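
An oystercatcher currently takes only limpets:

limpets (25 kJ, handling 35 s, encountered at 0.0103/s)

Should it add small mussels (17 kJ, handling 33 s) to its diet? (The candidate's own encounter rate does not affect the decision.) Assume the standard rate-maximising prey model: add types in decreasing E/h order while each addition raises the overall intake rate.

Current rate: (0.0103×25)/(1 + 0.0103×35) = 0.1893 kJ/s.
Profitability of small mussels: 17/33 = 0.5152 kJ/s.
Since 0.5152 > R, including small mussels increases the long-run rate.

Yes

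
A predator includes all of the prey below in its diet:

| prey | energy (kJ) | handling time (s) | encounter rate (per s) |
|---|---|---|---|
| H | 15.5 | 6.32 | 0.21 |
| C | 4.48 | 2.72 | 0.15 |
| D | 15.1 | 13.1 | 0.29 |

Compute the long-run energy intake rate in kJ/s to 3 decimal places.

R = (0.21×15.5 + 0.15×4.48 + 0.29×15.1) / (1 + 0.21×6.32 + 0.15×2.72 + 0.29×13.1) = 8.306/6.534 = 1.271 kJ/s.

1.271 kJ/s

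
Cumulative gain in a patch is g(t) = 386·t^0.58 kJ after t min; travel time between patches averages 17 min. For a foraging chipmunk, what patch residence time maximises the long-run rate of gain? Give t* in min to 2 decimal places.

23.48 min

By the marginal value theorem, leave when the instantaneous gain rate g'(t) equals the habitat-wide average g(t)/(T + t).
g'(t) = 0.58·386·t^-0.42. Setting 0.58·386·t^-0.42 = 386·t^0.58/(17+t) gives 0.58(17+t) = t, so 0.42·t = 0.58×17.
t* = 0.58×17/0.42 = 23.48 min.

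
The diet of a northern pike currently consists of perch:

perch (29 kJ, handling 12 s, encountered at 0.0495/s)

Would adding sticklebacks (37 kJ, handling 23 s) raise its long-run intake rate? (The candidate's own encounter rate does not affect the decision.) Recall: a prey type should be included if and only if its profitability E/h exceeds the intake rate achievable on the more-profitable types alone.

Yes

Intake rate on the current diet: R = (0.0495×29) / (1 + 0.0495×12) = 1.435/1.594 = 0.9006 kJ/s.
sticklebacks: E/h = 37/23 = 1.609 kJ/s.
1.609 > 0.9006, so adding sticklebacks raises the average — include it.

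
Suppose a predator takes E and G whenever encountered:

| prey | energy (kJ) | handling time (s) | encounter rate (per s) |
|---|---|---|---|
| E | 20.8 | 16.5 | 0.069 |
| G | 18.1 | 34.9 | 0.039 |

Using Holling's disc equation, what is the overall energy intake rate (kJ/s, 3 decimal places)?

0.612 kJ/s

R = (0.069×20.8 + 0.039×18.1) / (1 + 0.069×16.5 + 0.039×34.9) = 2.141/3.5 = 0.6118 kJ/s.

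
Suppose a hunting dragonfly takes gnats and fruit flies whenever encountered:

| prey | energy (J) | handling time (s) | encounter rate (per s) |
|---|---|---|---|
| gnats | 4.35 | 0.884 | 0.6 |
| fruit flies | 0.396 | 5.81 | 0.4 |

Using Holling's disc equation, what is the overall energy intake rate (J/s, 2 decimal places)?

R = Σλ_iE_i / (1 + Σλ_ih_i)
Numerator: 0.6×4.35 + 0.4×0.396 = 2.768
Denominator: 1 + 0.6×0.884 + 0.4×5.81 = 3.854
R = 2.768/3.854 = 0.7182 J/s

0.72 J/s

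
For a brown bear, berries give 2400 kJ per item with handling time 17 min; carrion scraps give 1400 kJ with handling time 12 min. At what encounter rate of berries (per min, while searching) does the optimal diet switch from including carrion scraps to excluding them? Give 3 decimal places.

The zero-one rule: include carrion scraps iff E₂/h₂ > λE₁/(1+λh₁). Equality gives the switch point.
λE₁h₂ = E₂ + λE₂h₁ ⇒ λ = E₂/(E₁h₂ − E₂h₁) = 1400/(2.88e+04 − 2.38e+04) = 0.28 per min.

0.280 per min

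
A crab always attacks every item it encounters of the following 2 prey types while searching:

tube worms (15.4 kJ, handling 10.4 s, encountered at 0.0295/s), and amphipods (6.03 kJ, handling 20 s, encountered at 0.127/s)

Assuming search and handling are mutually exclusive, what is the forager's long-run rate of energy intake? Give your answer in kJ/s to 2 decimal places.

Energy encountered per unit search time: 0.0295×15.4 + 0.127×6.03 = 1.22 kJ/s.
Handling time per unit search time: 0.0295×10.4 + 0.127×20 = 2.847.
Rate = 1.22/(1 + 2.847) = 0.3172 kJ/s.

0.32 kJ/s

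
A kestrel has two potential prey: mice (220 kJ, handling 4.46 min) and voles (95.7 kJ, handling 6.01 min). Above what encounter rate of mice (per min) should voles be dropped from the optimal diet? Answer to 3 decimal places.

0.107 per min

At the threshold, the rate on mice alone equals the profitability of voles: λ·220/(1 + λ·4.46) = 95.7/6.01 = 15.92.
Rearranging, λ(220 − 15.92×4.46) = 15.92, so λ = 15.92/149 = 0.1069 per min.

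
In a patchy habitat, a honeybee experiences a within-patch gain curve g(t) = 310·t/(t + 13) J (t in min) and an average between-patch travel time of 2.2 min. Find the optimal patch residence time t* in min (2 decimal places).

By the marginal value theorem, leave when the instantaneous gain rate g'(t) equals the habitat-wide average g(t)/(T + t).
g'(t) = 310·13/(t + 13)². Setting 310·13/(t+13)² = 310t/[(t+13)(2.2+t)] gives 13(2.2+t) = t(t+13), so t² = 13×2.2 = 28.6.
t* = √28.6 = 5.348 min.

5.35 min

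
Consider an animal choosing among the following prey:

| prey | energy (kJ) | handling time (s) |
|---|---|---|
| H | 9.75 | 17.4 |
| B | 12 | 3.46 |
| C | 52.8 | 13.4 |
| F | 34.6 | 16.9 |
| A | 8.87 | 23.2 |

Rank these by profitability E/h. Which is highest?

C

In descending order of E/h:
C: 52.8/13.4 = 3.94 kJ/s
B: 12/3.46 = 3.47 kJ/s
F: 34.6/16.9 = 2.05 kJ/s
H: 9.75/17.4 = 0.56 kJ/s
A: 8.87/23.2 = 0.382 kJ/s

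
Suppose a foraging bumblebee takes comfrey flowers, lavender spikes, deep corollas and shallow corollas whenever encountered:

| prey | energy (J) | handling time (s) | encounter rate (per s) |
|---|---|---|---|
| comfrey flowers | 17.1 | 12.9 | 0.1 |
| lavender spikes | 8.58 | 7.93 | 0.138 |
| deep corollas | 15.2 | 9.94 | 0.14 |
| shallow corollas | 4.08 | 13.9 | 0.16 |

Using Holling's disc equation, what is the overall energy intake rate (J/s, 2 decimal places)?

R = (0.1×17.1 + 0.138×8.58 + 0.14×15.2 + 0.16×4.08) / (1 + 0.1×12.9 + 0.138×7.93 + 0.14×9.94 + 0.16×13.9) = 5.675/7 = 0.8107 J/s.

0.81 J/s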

# Task
Check each line of the data above for the string "currently", and copy the ones that have it.

# Written solution
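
An oystercatcher currently takes only limpets:
The diet of a northern pike currently consists of perch: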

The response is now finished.